Stored data entries

---*---

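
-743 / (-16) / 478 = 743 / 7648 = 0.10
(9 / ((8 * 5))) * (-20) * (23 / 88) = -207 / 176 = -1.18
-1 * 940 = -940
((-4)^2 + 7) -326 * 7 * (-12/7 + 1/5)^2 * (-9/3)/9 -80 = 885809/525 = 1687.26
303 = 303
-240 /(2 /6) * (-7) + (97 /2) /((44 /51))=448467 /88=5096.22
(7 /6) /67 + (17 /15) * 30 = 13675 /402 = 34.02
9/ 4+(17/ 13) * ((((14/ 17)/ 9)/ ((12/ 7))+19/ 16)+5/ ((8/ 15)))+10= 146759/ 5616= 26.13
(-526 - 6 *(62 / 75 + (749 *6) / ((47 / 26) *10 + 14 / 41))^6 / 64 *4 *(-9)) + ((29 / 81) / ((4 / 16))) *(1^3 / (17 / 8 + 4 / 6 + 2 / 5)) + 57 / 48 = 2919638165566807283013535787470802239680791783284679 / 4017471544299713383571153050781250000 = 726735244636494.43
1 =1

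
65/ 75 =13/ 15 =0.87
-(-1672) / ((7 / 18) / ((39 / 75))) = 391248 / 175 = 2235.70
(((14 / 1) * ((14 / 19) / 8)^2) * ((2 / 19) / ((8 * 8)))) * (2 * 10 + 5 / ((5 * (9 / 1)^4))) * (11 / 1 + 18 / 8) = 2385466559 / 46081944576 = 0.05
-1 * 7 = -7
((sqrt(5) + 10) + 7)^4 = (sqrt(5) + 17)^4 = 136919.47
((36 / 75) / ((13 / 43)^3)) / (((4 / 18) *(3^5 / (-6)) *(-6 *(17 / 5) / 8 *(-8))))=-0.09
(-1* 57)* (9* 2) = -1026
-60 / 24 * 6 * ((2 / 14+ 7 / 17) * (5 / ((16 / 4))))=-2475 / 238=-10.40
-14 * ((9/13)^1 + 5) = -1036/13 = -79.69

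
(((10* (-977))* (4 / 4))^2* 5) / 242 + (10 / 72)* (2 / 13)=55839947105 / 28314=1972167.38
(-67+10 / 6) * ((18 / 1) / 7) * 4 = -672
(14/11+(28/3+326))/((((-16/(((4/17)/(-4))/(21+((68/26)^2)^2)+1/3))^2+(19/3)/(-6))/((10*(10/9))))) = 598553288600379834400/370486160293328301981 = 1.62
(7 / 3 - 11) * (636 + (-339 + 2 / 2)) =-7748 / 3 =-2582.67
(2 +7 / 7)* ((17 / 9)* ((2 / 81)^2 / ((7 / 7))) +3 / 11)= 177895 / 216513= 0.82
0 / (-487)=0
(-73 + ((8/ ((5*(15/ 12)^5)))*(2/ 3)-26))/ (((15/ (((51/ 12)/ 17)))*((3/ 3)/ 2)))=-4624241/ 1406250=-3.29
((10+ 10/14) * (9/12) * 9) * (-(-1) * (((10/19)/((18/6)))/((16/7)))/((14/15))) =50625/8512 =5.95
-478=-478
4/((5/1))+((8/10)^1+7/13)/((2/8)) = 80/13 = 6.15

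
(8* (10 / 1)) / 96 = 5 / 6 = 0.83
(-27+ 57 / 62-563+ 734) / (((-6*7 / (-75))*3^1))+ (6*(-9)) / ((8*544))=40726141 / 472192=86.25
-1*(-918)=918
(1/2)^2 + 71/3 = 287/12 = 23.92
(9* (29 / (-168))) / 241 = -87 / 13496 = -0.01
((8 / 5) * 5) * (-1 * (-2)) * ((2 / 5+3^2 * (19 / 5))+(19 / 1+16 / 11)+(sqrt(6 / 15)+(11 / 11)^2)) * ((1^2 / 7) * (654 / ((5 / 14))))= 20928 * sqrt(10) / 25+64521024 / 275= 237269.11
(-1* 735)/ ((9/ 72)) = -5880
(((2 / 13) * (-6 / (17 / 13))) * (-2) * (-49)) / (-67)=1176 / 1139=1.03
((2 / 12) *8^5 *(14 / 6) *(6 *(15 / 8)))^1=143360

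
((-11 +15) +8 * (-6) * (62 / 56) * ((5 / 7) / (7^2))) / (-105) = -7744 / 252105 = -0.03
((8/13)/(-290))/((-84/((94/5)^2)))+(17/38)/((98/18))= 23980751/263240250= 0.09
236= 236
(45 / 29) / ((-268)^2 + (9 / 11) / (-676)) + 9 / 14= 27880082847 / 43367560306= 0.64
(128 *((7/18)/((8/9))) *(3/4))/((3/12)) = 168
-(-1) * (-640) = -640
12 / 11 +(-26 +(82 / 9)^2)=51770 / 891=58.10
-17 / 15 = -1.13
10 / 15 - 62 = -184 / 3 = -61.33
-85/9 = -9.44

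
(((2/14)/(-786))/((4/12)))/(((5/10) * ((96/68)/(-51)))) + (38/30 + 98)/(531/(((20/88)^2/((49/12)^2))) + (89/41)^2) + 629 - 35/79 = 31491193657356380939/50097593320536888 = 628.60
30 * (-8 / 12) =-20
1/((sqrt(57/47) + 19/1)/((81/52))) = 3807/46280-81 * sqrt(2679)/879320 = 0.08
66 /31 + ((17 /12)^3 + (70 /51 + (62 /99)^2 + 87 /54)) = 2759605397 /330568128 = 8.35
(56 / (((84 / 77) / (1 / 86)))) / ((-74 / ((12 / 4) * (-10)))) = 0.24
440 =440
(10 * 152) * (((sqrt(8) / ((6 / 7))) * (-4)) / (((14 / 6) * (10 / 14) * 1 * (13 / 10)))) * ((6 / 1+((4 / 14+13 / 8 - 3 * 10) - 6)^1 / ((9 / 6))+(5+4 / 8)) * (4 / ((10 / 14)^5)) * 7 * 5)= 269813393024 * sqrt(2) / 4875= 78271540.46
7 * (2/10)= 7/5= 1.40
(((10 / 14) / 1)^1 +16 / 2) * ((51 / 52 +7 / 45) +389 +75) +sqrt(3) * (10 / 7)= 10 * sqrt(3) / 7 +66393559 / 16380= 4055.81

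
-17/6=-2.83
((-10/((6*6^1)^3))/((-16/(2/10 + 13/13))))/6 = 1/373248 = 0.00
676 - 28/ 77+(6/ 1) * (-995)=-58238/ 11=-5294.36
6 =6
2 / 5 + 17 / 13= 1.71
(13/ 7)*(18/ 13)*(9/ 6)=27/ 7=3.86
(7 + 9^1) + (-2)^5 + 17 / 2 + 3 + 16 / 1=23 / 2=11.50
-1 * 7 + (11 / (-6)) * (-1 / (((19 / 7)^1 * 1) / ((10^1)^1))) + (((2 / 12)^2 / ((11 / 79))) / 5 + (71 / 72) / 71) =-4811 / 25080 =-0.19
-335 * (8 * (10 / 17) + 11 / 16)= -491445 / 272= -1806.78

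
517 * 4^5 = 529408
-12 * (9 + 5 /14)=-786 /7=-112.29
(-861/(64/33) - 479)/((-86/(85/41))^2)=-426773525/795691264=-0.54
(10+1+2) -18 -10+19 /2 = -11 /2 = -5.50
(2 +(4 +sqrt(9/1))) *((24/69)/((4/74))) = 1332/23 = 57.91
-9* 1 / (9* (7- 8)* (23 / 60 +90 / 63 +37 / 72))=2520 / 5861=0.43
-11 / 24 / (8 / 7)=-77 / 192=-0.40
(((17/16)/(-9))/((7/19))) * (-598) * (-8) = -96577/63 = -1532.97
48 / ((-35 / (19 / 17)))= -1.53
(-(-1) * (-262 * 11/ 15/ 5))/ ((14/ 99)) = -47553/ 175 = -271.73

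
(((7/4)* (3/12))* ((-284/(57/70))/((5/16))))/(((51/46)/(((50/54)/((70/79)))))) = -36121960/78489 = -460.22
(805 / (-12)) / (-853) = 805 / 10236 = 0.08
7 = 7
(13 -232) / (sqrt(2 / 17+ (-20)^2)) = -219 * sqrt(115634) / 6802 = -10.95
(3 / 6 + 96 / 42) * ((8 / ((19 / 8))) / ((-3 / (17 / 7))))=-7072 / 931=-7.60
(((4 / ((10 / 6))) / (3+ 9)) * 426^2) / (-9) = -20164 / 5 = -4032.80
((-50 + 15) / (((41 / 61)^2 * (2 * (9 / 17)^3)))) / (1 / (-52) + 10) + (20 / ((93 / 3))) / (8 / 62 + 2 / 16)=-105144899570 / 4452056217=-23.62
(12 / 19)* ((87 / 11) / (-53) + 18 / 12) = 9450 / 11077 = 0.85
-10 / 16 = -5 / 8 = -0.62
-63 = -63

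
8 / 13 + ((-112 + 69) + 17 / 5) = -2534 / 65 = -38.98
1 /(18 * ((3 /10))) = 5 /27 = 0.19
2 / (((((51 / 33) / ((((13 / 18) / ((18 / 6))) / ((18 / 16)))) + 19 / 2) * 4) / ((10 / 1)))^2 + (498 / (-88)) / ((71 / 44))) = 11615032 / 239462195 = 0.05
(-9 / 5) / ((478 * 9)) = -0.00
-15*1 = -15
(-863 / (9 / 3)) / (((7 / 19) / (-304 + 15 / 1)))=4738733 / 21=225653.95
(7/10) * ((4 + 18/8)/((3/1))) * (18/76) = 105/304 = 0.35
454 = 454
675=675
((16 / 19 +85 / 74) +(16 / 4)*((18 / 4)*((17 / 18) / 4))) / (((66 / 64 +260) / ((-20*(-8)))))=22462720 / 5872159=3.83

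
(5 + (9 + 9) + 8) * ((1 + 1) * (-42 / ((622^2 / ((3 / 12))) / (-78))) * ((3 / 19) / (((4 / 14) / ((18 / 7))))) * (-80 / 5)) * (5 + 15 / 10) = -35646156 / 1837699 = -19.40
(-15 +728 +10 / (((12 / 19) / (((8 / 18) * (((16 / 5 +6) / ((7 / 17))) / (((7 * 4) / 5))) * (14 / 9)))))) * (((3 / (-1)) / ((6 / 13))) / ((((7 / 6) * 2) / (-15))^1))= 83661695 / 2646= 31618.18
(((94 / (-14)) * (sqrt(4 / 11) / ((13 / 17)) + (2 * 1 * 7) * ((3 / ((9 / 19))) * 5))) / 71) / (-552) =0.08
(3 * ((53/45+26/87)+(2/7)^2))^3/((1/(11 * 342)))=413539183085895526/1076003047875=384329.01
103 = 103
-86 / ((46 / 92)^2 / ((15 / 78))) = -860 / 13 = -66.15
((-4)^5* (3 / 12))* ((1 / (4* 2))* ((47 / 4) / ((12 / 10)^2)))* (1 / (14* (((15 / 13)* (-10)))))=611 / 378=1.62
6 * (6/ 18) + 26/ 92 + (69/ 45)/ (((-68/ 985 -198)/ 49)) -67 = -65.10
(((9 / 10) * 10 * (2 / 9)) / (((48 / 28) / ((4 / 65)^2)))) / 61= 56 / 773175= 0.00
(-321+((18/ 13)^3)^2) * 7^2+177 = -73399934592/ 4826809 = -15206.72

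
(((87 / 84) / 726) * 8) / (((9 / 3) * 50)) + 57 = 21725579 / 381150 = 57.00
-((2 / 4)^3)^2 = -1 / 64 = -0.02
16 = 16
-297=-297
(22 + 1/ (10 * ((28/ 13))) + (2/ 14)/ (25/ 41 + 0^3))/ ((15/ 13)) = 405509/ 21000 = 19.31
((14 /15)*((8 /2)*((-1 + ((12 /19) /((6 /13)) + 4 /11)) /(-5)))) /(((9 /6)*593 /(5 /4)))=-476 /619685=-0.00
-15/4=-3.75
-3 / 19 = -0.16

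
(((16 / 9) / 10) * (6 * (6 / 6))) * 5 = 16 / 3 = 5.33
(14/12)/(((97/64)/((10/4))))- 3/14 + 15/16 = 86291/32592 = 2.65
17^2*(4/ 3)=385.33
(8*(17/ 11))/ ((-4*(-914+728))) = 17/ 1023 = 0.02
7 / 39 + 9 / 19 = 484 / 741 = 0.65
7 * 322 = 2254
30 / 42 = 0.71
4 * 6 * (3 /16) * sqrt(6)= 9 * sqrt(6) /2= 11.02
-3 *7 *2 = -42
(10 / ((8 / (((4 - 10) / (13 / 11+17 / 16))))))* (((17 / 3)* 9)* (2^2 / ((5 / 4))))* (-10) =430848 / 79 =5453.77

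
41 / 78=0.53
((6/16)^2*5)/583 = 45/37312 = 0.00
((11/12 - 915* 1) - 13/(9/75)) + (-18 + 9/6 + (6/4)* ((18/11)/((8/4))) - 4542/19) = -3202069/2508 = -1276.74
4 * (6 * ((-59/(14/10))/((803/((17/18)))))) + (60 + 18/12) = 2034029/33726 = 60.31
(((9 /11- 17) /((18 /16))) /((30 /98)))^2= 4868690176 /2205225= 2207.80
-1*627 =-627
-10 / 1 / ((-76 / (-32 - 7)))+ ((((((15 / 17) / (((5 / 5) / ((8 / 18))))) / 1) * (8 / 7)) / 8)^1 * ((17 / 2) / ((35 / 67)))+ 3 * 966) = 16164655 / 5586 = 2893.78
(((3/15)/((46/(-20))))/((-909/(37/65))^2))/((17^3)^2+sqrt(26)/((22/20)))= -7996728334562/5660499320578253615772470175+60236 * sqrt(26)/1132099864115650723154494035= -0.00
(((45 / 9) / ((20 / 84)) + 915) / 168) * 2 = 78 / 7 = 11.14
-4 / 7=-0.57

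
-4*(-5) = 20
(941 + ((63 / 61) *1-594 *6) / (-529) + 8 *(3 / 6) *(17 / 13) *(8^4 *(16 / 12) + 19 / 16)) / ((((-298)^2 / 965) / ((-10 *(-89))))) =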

---*---

THE PROBLEM
Starting at the line that contains "(8* (10 / 1)) / 96 = 5 / 6 = 0.83" and stopping after the line that contains "(9* (29 / (-168)))", write out every line exactly as it appears above, and no other line.

SOLUTION BELOW
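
(8* (10 / 1)) / 96 = 5 / 6 = 0.83
(-27+ 57 / 62-563+ 734) / (((-6*7 / (-75))*3^1))+ (6*(-9)) / ((8*544))=40726141 / 472192=86.25
-1*(-918)=918
(1/2)^2 + 71/3 = 287/12 = 23.92
(9* (29 / (-168))) / 241 = -87 / 13496 = -0.01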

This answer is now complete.